EXERCISE DETAILS: From the records below, count the lines holding the string "HCHO". Only the number is wanted.

[Opening GIVEN INFORMATION section]

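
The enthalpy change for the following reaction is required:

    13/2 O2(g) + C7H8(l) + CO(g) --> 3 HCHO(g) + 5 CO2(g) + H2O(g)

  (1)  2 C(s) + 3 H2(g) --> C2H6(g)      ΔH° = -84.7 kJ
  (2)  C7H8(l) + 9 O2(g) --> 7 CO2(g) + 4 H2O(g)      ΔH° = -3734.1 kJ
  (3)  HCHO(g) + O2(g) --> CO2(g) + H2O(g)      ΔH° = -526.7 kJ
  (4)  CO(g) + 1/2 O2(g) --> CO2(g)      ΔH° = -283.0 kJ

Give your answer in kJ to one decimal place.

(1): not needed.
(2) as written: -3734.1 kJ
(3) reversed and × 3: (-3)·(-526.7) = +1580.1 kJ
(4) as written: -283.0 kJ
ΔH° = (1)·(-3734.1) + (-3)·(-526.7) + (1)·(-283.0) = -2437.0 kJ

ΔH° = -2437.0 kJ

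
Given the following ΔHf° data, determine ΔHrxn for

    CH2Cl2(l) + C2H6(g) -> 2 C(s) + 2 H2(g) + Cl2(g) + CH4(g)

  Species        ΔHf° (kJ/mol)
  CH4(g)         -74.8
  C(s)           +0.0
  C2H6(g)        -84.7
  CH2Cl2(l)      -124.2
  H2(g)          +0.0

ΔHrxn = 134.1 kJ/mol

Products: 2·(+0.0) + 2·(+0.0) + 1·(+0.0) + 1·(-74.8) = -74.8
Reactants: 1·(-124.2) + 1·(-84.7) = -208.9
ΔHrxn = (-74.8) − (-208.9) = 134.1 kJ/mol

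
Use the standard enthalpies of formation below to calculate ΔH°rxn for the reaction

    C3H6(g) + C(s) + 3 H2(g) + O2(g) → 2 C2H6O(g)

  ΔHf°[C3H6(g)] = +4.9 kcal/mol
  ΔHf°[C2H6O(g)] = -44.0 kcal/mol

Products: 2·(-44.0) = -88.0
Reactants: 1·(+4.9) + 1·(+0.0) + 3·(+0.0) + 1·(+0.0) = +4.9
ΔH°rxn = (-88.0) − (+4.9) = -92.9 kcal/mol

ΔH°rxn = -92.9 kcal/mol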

[Closing GIVEN INFORMATION section]

ANSWER SPACE: 2